### WHAT YOU SHOULD DO
The required output is every record, written out exactly.

### DATA PROVIDED
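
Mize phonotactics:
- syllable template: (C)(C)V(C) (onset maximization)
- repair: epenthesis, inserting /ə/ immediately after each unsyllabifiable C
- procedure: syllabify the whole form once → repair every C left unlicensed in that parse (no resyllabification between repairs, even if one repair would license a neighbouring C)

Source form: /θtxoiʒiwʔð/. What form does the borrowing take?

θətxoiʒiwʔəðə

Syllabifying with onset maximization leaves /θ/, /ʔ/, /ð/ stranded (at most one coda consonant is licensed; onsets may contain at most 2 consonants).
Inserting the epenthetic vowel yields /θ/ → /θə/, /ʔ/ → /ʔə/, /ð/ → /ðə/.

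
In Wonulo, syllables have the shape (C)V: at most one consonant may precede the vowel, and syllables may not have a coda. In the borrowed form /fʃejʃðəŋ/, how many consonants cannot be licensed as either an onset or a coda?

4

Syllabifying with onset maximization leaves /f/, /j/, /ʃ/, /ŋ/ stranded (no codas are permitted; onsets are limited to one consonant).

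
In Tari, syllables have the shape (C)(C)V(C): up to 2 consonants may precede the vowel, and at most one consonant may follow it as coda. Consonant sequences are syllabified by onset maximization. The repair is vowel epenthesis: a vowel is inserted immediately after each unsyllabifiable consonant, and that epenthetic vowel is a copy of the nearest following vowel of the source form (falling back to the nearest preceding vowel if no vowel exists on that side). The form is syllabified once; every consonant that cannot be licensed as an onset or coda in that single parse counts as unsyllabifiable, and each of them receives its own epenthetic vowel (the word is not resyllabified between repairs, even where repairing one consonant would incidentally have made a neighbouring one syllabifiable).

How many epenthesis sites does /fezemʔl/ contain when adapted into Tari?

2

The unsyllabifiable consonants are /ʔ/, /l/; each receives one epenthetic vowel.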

### RESULT OF THE TASK
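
Mize phonotactics:
- syllable template: (C)(C)V(C) (onset maximization)
- repair: epenthesis, inserting /ə/ immediately after each unsyllabifiable C
- procedure: syllabify the whole form once → repair every C left unlicensed in that parse (no resyllabification between repairs, even if one repair would license a neighbouring C)

Source form: /θtxoiʒiwʔð/. What form does the borrowing take?

θətxoiʒiwʔəðə

Syllabifying with onset maximization leaves /θ/, /ʔ/, /ð/ stranded (at most one coda consonant is licensed; onsets may contain at most 2 consonants).
Inserting the epenthetic vowel yields /θ/ → /θə/, /ʔ/ → /ʔə/, /ð/ → /ðə/.

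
In Wonulo, syllables have the shape (C)V: at most one consonant may precede the vowel, and syllables may not have a coda. In the borrowed form /fʃejʃðəŋ/, how many consonants cannot be licensed as either an onset or a coda?

4

Syllabifying with onset maximization leaves /f/, /j/, /ʃ/, /ŋ/ stranded (no codas are permitted; onsets are limited to one consonant).

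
In Tari, syllables have the shape (C)(C)V(C): up to 2 consonants may precede the vowel, and at most one consonant may follow it as coda. Consonant sequences are syllabified by onset maximization. The repair is vowel epenthesis: a vowel is inserted immediately after each unsyllabifiable consonant, and that epenthetic vowel is a copy of the nearest following vowel of the source form (falling back to the nearest preceding vowel if no vowel exists on that side). The form is syllabified once; every consonant that cannot be licensed as an onset or coda in that single parse counts as unsyllabifiable, and each of them receives its own epenthetic vowel (the word is not resyllabified between repairs, even where repairing one consonant would incidentally have made a neighbouring one syllabifiable).

How many epenthesis sites does /fezemʔl/ contain when adapted into Tari?

2

The unsyllabifiable consonants are /ʔ/, /l/; each receives one epenthetic vowel.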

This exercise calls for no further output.